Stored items
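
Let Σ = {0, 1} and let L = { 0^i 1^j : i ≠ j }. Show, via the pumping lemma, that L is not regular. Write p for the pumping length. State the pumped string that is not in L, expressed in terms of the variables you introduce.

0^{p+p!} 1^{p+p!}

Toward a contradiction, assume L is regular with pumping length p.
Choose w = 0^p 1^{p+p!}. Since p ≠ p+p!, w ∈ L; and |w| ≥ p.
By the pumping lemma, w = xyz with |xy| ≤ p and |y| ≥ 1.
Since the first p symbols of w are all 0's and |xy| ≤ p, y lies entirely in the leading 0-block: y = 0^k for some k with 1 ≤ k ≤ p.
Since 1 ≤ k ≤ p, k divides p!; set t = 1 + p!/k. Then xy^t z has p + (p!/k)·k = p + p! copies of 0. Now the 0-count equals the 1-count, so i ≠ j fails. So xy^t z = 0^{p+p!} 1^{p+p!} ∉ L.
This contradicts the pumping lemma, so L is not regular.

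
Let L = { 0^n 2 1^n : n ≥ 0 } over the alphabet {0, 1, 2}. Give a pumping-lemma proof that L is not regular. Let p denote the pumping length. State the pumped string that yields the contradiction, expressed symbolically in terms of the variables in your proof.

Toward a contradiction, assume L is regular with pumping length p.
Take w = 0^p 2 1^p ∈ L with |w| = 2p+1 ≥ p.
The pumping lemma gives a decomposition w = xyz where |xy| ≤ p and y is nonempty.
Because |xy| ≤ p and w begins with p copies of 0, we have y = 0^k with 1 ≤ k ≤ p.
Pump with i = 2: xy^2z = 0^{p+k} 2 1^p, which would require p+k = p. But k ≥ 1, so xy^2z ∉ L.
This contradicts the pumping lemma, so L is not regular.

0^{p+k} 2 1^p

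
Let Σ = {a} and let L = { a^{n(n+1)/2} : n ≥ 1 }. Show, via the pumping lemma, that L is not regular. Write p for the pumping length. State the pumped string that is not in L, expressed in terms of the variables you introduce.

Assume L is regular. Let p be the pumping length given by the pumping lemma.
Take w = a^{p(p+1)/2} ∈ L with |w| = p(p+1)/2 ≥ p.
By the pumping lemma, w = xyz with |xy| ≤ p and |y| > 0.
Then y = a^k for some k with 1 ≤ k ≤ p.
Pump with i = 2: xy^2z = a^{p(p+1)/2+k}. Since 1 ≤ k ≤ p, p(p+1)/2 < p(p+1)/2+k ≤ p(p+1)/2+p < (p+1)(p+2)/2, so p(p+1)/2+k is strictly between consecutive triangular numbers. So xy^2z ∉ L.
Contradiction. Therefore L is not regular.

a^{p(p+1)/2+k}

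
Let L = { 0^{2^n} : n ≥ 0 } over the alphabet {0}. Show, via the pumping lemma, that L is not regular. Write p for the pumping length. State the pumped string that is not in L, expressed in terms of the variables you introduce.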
...
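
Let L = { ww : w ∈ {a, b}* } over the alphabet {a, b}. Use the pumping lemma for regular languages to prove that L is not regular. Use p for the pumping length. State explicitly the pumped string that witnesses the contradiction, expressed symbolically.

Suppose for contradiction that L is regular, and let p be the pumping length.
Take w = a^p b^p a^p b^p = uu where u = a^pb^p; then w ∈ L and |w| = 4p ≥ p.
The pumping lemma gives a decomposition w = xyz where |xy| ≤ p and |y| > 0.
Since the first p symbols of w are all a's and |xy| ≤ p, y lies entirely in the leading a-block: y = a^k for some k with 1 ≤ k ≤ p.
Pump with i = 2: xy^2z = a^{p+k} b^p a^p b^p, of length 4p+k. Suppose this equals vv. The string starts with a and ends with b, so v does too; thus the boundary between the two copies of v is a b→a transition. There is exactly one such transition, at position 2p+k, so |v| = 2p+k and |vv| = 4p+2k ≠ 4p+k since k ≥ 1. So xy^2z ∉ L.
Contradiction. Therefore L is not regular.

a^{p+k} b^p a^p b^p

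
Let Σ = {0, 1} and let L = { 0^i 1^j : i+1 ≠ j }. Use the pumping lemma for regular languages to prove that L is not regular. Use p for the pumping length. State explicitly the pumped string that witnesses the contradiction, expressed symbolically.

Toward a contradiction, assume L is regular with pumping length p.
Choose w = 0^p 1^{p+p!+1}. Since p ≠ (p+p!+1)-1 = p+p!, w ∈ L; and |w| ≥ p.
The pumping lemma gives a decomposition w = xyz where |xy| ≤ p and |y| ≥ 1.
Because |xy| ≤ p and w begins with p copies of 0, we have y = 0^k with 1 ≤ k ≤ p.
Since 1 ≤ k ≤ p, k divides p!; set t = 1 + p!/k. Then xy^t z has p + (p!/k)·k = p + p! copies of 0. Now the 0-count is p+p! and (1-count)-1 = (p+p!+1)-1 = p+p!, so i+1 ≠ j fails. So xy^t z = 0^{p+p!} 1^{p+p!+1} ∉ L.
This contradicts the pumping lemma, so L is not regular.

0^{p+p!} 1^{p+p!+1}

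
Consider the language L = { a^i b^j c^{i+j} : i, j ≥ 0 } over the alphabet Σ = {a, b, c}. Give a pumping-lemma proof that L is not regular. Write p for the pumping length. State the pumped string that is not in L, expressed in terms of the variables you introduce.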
==
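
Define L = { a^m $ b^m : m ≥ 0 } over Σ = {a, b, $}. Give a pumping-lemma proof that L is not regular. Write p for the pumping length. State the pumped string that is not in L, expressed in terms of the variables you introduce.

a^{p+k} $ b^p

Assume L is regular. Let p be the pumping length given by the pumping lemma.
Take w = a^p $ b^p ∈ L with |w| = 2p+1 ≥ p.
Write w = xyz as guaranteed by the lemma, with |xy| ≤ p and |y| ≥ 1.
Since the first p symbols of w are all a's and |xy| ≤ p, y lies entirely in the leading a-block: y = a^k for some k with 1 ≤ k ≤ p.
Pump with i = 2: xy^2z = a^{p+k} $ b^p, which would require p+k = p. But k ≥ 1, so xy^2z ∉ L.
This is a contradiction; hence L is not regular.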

Your instructions:
Using the records above, restate word for word the lines from the one with "0^i 1^j : i+1" through the one with "Consider the language", both included.

Response to this task:
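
Let Σ = {0, 1} and let L = { 0^i 1^j : i+1 ≠ j }. Use the pumping lemma for regular languages to prove that L is not regular. Use p for the pumping length. State explicitly the pumped string that witnesses the contradiction, expressed symbolically.

Toward a contradiction, assume L is regular with pumping length p.
Choose w = 0^p 1^{p+p!+1}. Since p ≠ (p+p!+1)-1 = p+p!, w ∈ L; and |w| ≥ p.
The pumping lemma gives a decomposition w = xyz where |xy| ≤ p and |y| ≥ 1.
Because |xy| ≤ p and w begins with p copies of 0, we have y = 0^k with 1 ≤ k ≤ p.
Since 1 ≤ k ≤ p, k divides p!; set t = 1 + p!/k. Then xy^t z has p + (p!/k)·k = p + p! copies of 0. Now the 0-count is p+p! and (1-count)-1 = (p+p!+1)-1 = p+p!, so i+1 ≠ j fails. So xy^t z = 0^{p+p!} 1^{p+p!+1} ∉ L.
This contradicts the pumping lemma, so L is not regular.

0^{p+p!} 1^{p+p!+1}

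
Consider the language L = { a^i b^j c^{i+j} : i, j ≥ 0 } over the alphabet Σ = {a, b, c}. Give a pumping-lemma proof that L is not regular. Write p for the pumping length. State the pumped string that is not in L, expressed in terms of the variables you introduce.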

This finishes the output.